━━ Record excerpts
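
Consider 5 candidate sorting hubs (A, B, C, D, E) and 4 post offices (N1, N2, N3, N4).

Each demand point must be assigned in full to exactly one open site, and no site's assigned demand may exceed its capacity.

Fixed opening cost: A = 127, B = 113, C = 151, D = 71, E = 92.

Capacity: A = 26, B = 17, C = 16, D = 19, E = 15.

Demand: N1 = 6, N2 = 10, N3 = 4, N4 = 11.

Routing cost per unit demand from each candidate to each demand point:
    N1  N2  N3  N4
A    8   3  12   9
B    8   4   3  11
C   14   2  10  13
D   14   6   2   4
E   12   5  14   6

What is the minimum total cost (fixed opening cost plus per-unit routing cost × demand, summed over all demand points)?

324

Open {B, D}; cheapest assignment that respects the capacities:
  B (cap 17, load 16): N1, N2 — cost 6×8 + 10×4 = 88
  D (cap 19, load 15): N3, N4 — cost 4×2 + 11×4 = 52
  Shipping 140, fixed 184 → total 324.
  Any other capacity-feasible assignment to {B, D} ships for at least 140.
Compare {A, D}: its best feasible assignment gives total 328.
Compare {C, D}: its best feasible assignment gives total 378.
Every other set of open sites that can feasibly serve all demand totals ≥ 328 even under its best assignment. Minimum: 324.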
━━━━
» **Exercise aim**: Every line of the data that includes the word "candidate" should be copied.

» **Reply**:
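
Consider 5 candidate sorting hubs (A, B, C, D, E) and 4 post offices (N1, N2, N3, N4).
Routing cost per unit demand from each candidate to each demand point: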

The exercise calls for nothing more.